◆ YOUR GOAL: Without skipping anything, write out each record below exactly.

Collected data:
● ● ●
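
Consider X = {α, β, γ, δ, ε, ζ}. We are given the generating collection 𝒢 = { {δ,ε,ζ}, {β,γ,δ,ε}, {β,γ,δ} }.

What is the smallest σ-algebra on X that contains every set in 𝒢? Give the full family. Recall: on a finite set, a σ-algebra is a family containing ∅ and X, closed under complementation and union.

σ(𝒢) (32 sets): { ∅, {α}, {δ}, {ε}, {ζ}, {α,δ}, {α,ε}, {α,ζ}, {β,γ}, {δ,ε}, {δ,ζ}, {ε,ζ}, {α,β,γ}, {α,δ,ε}, {α,δ,ζ}, {α,ε,ζ}, {β,γ,δ}, {β,γ,ε}, {β,γ,ζ}, {δ,ε,ζ}, {α,β,γ,δ}, {α,β,γ,ε}, {α,β,γ,ζ}, {α,δ,ε,ζ}, {β,γ,δ,ε}, {β,γ,δ,ζ}, {β,γ,ε,ζ}, {α,β,γ,δ,ε}, {α,β,γ,δ,ζ}, {α,β,γ,ε,ζ}, {β,γ,δ,ε,ζ}, X }

Trace:
Start: 𝒢 ∪ {∅, X} = { ∅, {β,γ,δ}, {δ,ε,ζ}, {β,γ,δ,ε}, X }.
Step 1 (4 new):
  {α,ζ}  = ᶜ of {β,γ,δ,ε}
  {α,β,γ}  = ᶜ of {δ,ε,ζ}
  {α,ε,ζ}  = ᶜ of {β,γ,δ}
  {β,γ,δ,ε,ζ}  = {β,γ,δ} ∪ {δ,ε,ζ}
  (now 9)
Step 2: 7 new —
  {α}  = ᶜ of {β,γ,δ,ε,ζ}
  {α,β,γ,δ}  = {α,β,γ} ∪ {β,γ,δ}
  {α,β,γ,ζ}  = {α,β,γ} ∪ {α,ζ}
  {α,δ,ε,ζ}  = {α,ζ} ∪ {δ,ε,ζ}
  {α,β,γ,δ,ε}  = {α,β,γ} ∪ {β,γ,δ,ε}
  {α,β,γ,δ,ζ}  = {β,γ,δ} ∪ {α,ζ}
  {α,β,γ,ε,ζ}  = {α,β,γ} ∪ {α,ε,ζ}
  (now 16)
Step 3: +6 →
  {δ}  = ᶜ of {α,β,γ,ε,ζ}
  {ε}  = ᶜ of {α,β,γ,δ,ζ}
  {ζ}  = ᶜ of {α,β,γ,δ,ε}
  {β,γ}  = ᶜ of {α,δ,ε,ζ}
  {δ,ε}  = ᶜ of {α,β,γ,ζ}
  {ε,ζ}  = ᶜ of {α,β,γ,δ}
  (now 22)
Step 4: +10 →
  {α,δ}  = {α} ∪ {δ}
  {α,ε}  = {α} ∪ {ε}
  {δ,ζ}  = {ζ} ∪ {δ}
  {α,δ,ε}  = {α} ∪ {δ,ε}
  {α,δ,ζ}  = {α,ζ} ∪ {δ}
  {β,γ,ε}  = {ε} ∪ {β,γ}
  {β,γ,ζ}  = {ζ} ∪ {β,γ}
  {α,β,γ,ε}  = {α,β,γ} ∪ {ε}
  {β,γ,δ,ζ}  = {β,γ,δ} ∪ {ζ}
  {β,γ,ε,ζ}  = {ε,ζ} ∪ {β,γ}
  (now 32)
Step 5 adds nothing — fixpoint reached.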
● ● ●
◆ FINAL ANSWER:
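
Consider X = {α, β, γ, δ, ε, ζ}. We are given the generating collection 𝒢 = { {δ,ε,ζ}, {β,γ,δ,ε}, {β,γ,δ} }.

What is the smallest σ-algebra on X that contains every set in 𝒢? Give the full family. Recall: on a finite set, a σ-algebra is a family containing ∅ and X, closed under complementation and union.

σ(𝒢) (32 sets): { ∅, {α}, {δ}, {ε}, {ζ}, {α,δ}, {α,ε}, {α,ζ}, {β,γ}, {δ,ε}, {δ,ζ}, {ε,ζ}, {α,β,γ}, {α,δ,ε}, {α,δ,ζ}, {α,ε,ζ}, {β,γ,δ}, {β,γ,ε}, {β,γ,ζ}, {δ,ε,ζ}, {α,β,γ,δ}, {α,β,γ,ε}, {α,β,γ,ζ}, {α,δ,ε,ζ}, {β,γ,δ,ε}, {β,γ,δ,ζ}, {β,γ,ε,ζ}, {α,β,γ,δ,ε}, {α,β,γ,δ,ζ}, {α,β,γ,ε,ζ}, {β,γ,δ,ε,ζ}, X }

Trace:
Start: 𝒢 ∪ {∅, X} = { ∅, {β,γ,δ}, {δ,ε,ζ}, {β,γ,δ,ε}, X }.
Step 1 (4 new):
  {α,ζ}  = ᶜ of {β,γ,δ,ε}
  {α,β,γ}  = ᶜ of {δ,ε,ζ}
  {α,ε,ζ}  = ᶜ of {β,γ,δ}
  {β,γ,δ,ε,ζ}  = {β,γ,δ} ∪ {δ,ε,ζ}
  (now 9)
Step 2: 7 new —
  {α}  = ᶜ of {β,γ,δ,ε,ζ}
  {α,β,γ,δ}  = {α,β,γ} ∪ {β,γ,δ}
  {α,β,γ,ζ}  = {α,β,γ} ∪ {α,ζ}
  {α,δ,ε,ζ}  = {α,ζ} ∪ {δ,ε,ζ}
  {α,β,γ,δ,ε}  = {α,β,γ} ∪ {β,γ,δ,ε}
  {α,β,γ,δ,ζ}  = {β,γ,δ} ∪ {α,ζ}
  {α,β,γ,ε,ζ}  = {α,β,γ} ∪ {α,ε,ζ}
  (now 16)
Step 3: +6 →
  {δ}  = ᶜ of {α,β,γ,ε,ζ}
  {ε}  = ᶜ of {α,β,γ,δ,ζ}
  {ζ}  = ᶜ of {α,β,γ,δ,ε}
  {β,γ}  = ᶜ of {α,δ,ε,ζ}
  {δ,ε}  = ᶜ of {α,β,γ,ζ}
  {ε,ζ}  = ᶜ of {α,β,γ,δ}
  (now 22)
Step 4: +10 →
  {α,δ}  = {α} ∪ {δ}
  {α,ε}  = {α} ∪ {ε}
  {δ,ζ}  = {ζ} ∪ {δ}
  {α,δ,ε}  = {α} ∪ {δ,ε}
  {α,δ,ζ}  = {α,ζ} ∪ {δ}
  {β,γ,ε}  = {ε} ∪ {β,γ}
  {β,γ,ζ}  = {ζ} ∪ {β,γ}
  {α,β,γ,ε}  = {α,β,γ} ∪ {ε}
  {β,γ,δ,ζ}  = {β,γ,δ} ∪ {ζ}
  {β,γ,ε,ζ}  = {ε,ζ} ∪ {β,γ}
  (now 32)
Step 5 adds nothing — fixpoint reached.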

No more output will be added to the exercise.